=== What is required ===
When you reach the line in the listing below that contains "Find the dimension", begin returning lines exactly as written, and stop after the line that contains "The polynomial f(s, t)". Return no other lines.

══ Given data ══

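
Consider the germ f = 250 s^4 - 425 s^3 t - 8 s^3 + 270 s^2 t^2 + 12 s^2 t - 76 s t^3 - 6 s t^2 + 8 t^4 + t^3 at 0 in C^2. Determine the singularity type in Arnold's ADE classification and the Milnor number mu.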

═══
══ Given data ══

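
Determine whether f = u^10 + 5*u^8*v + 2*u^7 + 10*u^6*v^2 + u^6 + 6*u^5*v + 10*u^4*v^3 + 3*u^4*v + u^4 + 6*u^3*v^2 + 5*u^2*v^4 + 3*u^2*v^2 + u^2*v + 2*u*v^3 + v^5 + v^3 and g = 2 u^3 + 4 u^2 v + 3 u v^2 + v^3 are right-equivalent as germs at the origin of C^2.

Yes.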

═══
══ Given data ══

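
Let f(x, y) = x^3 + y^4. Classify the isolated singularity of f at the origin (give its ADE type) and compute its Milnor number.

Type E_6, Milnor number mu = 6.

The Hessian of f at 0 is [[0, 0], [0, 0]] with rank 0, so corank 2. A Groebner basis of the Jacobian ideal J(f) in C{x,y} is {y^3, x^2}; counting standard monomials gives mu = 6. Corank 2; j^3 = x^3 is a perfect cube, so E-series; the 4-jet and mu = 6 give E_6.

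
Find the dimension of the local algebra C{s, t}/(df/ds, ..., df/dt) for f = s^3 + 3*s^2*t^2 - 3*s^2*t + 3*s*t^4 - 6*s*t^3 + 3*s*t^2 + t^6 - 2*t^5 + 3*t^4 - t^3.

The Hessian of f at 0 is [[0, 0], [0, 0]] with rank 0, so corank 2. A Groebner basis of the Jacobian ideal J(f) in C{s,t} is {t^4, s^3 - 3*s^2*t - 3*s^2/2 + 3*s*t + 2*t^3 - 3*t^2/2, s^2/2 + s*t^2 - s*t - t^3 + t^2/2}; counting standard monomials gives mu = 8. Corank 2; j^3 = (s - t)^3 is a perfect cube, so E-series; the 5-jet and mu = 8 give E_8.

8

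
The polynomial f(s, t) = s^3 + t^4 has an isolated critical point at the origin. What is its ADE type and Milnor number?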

═══

=== Completed task ===
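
Find the dimension of the local algebra C{s, t}/(df/ds, ..., df/dt) for f = s^3 + 3*s^2*t^2 - 3*s^2*t + 3*s*t^4 - 6*s*t^3 + 3*s*t^2 + t^6 - 2*t^5 + 3*t^4 - t^3.

The Hessian of f at 0 is [[0, 0], [0, 0]] with rank 0, so corank 2. A Groebner basis of the Jacobian ideal J(f) in C{s,t} is {t^4, s^3 - 3*s^2*t - 3*s^2/2 + 3*s*t + 2*t^3 - 3*t^2/2, s^2/2 + s*t^2 - s*t - t^3 + t^2/2}; counting standard monomials gives mu = 8. Corank 2; j^3 = (s - t)^3 is a perfect cube, so E-series; the 5-jet and mu = 8 give E_8.

8

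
The polynomial f(s, t) = s^3 + t^4 has an isolated critical point at the origin. What is its ADE type and Milnor number?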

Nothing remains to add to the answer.